- Problem statement
Where a line contains "What is (-221509", start there and write out that line and each one after it, word for word, through the final line of the entries; add nothing else.

- Material to process
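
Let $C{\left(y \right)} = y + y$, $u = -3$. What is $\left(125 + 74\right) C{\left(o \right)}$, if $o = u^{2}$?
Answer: $3582$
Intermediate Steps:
$o = 9$ ($o = \left(-3\right)^{2} = 9$)
$C{\left(y \right)} = 2 y$
$\left(125 + 74\right) C{\left(o \right)} = \left(125 + 74\right) 2 \cdot 9 = 199 \cdot 18 = 3582$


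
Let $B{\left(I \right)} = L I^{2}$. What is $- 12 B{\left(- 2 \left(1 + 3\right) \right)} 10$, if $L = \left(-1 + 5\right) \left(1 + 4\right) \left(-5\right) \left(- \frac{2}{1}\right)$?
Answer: $-1536000$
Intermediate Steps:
$L = 200$ ($L = 4 \cdot 5 \left(-5\right) \left(\left(-2\right) 1\right) = 20 \left(-5\right) \left(-2\right) = \left(-100\right) \left(-2\right) = 200$)
$B{\left(I \right)} = 200 I^{2}$
$- 12 B{\left(- 2 \left(1 + 3\right) \right)} 10 = - 12 \cdot 200 \left(- 2 \left(1 + 3\right)\right)^{2} \cdot 10 = - 12 \cdot 200 \left(\left(-2\right) 4\right)^{2} \cdot 10 = - 12 \cdot 200 \left(-8\right)^{2} \cdot 10 = - 12 \cdot 200 \cdot 64 \cdot 10 = \left(-12\right) 12800 \cdot 10 = \left(-153600\right) 10 = -1536000$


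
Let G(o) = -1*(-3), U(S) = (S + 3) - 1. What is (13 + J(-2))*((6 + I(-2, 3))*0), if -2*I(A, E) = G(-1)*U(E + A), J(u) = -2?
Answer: 0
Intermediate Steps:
U(S) = 2 + S (U(S) = (3 + S) - 1 = 2 + S)
G(o) = 3
I(A, E) = -3 - 3*A/2 - 3*E/2 (I(A, E) = -3*(2 + (E + A))/2 = -3*(2 + (A + E))/2 = -3*(2 + A + E)/2 = -(6 + 3*A + 3*E)/2 = -3 - 3*A/2 - 3*E/2)
(13 + J(-2))*((6 + I(-2, 3))*0) = (13 - 2)*((6 + (-3 - 3/2*(-2) - 3/2*3))*0) = 11*((6 + (-3 + 3 - 9/2))*0) = 11*((6 - 9/2)*0) = 11*((3/2)*0) = 11*0 = 0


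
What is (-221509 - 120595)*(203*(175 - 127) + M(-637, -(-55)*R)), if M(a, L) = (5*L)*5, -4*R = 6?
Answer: -2627871876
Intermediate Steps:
R = -3/2 (R = -1/4*6 = -3/2 ≈ -1.5000)
M(a, L) = 25*L
(-221509 - 120595)*(203*(175 - 127) + M(-637, -(-55)*R)) = (-221509 - 120595)*(203*(175 - 127) + 25*(-(-55)*(-3)/2)) = -342104*(203*48 + 25*(-55*3/2)) = -342104*(9744 + 25*(-165/2)) = -342104*(9744 - 4125/2) = -342104*15363/2 = -2627871876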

- Completed task
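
What is (-221509 - 120595)*(203*(175 - 127) + M(-637, -(-55)*R)), if M(a, L) = (5*L)*5, -4*R = 6?
Answer: -2627871876
Intermediate Steps:
R = -3/2 (R = -1/4*6 = -3/2 ≈ -1.5000)
M(a, L) = 25*L
(-221509 - 120595)*(203*(175 - 127) + M(-637, -(-55)*R)) = (-221509 - 120595)*(203*(175 - 127) + 25*(-(-55)*(-3)/2)) = -342104*(203*48 + 25*(-55*3/2)) = -342104*(9744 + 25*(-165/2)) = -342104*(9744 - 4125/2) = -342104*15363/2 = -2627871876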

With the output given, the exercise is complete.